• [Your instructions] I'd like the line containing "The star #6414" and every line below it, to the end of the material, repeated exactly and with nothing else.

[Start of section]

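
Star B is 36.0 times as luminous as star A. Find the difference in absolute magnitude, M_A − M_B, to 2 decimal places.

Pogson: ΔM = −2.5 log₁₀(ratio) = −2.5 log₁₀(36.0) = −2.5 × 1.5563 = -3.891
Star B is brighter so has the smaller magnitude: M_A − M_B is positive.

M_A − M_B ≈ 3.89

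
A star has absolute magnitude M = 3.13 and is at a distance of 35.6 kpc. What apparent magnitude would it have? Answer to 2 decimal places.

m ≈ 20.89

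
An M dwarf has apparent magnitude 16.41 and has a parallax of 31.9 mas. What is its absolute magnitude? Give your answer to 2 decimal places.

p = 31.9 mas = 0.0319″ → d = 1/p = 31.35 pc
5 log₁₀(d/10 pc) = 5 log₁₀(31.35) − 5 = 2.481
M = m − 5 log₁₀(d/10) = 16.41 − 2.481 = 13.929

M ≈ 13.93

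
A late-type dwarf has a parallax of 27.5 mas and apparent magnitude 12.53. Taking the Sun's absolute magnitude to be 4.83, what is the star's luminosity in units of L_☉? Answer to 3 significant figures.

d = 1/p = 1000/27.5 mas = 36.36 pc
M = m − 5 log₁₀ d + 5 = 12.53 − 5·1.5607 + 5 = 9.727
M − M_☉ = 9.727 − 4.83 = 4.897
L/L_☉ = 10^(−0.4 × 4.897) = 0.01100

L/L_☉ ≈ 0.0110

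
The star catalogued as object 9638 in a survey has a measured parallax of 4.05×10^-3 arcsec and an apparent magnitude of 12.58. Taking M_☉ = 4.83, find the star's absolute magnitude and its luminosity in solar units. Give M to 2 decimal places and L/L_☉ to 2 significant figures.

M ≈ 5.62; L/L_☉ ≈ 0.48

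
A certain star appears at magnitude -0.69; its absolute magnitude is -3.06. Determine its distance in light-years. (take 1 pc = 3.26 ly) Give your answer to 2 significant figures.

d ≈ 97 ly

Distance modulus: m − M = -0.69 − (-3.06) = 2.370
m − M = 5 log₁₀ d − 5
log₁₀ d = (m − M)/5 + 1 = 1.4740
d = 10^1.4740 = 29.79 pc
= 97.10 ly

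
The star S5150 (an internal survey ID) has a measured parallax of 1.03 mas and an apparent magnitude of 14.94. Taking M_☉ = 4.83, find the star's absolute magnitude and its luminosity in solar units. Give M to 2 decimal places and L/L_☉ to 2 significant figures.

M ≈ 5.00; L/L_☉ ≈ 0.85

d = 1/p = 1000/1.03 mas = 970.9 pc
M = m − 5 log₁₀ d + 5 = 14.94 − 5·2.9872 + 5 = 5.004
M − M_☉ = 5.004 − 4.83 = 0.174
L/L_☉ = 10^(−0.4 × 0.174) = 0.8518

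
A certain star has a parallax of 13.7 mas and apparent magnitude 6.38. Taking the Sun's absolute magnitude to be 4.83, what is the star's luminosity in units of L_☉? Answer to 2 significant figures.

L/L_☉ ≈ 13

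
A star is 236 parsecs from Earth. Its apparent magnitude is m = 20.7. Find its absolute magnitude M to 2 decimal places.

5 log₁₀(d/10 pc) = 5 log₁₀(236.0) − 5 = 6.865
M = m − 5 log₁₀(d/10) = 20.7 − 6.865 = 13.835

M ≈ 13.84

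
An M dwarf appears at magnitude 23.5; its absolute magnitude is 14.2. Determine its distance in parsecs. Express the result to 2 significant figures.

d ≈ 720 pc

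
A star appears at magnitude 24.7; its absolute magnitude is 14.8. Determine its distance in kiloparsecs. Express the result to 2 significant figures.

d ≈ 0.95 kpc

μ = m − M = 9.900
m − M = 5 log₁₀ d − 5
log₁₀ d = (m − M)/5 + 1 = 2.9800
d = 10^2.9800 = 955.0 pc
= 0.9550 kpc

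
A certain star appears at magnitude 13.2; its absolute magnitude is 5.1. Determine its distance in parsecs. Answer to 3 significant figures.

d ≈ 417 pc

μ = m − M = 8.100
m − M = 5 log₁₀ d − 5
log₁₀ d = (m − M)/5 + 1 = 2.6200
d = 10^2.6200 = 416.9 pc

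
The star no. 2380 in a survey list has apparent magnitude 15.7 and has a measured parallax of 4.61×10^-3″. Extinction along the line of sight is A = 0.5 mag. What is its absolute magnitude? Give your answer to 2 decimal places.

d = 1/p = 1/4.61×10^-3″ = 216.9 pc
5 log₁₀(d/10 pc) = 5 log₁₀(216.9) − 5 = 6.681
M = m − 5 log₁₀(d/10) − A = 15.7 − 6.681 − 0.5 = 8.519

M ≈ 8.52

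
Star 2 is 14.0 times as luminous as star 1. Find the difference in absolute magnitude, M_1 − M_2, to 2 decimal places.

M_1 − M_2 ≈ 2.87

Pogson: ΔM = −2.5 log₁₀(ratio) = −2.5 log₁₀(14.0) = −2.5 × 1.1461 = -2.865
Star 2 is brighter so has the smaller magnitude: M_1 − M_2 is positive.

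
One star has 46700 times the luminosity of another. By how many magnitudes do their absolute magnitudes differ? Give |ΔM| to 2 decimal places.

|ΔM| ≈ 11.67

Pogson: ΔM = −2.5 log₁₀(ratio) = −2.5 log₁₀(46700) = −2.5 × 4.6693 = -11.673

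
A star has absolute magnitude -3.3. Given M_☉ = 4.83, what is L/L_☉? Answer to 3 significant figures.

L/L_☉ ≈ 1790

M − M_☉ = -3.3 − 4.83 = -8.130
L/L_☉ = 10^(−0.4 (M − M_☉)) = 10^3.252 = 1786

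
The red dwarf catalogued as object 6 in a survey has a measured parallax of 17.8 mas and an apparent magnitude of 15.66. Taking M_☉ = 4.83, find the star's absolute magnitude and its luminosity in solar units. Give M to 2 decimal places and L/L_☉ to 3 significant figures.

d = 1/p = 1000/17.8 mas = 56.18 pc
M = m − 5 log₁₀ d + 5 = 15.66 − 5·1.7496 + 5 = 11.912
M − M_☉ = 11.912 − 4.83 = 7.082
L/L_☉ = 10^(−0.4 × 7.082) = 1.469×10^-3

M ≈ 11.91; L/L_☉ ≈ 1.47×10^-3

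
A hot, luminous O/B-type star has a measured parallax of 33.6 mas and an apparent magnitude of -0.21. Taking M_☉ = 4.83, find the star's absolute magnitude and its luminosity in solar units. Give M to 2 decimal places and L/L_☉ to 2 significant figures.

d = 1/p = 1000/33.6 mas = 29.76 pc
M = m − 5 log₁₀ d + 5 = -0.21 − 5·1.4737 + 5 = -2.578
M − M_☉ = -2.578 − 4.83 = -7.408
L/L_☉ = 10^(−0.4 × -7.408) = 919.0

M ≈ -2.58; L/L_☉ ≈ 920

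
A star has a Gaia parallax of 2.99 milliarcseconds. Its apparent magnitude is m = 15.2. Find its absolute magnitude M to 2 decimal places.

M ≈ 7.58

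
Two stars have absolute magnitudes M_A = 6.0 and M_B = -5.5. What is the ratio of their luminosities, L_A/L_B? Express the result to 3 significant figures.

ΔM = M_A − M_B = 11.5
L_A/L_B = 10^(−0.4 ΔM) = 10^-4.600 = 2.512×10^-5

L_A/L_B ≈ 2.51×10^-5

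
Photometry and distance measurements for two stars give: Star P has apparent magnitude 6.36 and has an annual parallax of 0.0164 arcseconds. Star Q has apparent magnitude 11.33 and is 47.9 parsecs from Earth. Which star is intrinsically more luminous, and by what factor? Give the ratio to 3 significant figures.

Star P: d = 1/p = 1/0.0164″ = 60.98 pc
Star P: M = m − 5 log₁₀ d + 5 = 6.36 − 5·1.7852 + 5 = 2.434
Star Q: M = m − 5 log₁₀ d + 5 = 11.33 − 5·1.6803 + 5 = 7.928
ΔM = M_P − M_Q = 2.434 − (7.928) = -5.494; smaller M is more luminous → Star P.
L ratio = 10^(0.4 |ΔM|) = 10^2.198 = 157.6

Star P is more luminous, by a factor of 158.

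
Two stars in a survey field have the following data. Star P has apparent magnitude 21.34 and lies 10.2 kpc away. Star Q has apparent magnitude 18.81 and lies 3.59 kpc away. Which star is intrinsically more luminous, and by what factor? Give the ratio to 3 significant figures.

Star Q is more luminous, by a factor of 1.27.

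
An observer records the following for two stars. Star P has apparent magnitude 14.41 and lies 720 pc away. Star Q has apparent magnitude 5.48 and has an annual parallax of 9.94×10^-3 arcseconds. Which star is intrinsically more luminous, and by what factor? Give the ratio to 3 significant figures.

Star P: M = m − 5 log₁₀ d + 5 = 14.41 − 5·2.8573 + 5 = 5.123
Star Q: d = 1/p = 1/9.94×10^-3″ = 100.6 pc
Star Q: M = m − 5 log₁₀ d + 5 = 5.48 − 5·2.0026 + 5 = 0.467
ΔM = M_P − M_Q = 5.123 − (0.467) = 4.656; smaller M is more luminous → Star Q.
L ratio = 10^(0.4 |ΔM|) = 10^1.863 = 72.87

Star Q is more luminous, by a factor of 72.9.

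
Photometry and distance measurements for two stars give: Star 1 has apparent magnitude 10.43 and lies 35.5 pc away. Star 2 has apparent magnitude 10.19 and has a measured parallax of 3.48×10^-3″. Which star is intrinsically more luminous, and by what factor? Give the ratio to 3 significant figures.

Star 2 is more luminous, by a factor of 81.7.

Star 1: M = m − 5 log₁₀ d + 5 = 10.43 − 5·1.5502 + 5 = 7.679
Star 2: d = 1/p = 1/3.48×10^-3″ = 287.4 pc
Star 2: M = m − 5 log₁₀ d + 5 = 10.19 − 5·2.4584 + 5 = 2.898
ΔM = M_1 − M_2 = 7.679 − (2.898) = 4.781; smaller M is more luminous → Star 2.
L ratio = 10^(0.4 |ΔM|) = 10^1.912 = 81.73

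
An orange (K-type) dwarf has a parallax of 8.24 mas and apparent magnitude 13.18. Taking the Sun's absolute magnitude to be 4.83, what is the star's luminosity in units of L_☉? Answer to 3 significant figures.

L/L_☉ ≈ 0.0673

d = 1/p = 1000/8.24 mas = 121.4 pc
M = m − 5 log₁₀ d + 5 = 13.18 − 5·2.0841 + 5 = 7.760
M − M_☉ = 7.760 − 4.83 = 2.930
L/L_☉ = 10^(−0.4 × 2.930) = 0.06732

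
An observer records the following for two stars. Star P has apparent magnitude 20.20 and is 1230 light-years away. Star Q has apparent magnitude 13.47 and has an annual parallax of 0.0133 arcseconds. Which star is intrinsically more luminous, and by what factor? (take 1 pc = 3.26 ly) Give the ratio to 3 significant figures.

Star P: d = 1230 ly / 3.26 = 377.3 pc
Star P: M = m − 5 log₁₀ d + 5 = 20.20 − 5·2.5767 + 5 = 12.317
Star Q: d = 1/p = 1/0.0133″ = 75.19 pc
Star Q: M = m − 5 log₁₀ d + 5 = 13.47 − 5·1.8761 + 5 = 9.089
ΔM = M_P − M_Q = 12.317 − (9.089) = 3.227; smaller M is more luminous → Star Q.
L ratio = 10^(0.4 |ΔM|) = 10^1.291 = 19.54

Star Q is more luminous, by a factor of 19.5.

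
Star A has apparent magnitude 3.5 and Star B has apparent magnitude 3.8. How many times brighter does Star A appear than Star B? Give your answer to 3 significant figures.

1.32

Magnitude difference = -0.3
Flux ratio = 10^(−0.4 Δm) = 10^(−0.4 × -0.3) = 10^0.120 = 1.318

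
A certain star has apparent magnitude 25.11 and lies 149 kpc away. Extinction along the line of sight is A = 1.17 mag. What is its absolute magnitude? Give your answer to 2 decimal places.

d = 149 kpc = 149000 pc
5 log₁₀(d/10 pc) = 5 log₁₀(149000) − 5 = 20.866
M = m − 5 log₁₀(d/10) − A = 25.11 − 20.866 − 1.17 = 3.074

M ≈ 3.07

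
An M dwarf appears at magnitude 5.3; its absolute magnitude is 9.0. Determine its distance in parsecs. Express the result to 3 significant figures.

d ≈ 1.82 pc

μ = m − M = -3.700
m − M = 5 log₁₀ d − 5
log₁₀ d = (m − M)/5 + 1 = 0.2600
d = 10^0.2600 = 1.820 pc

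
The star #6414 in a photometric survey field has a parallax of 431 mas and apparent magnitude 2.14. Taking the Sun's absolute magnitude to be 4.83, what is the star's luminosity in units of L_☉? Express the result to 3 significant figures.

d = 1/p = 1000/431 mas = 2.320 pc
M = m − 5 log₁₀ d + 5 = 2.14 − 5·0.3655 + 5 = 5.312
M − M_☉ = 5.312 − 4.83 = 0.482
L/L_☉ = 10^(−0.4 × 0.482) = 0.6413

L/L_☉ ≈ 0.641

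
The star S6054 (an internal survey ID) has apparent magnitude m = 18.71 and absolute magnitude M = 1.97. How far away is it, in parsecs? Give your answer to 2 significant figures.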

[End of section]

• [Response]
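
The star #6414 in a photometric survey field has a parallax of 431 mas and apparent magnitude 2.14. Taking the Sun's absolute magnitude to be 4.83, what is the star's luminosity in units of L_☉? Express the result to 3 significant figures.

d = 1/p = 1000/431 mas = 2.320 pc
M = m − 5 log₁₀ d + 5 = 2.14 − 5·0.3655 + 5 = 5.312
M − M_☉ = 5.312 − 4.83 = 0.482
L/L_☉ = 10^(−0.4 × 0.482) = 0.6413

L/L_☉ ≈ 0.641

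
The star S6054 (an internal survey ID) has apparent magnitude m = 18.71 and absolute magnitude M = 1.97. How far away is it, in parsecs? Give your answer to 2 significant figures.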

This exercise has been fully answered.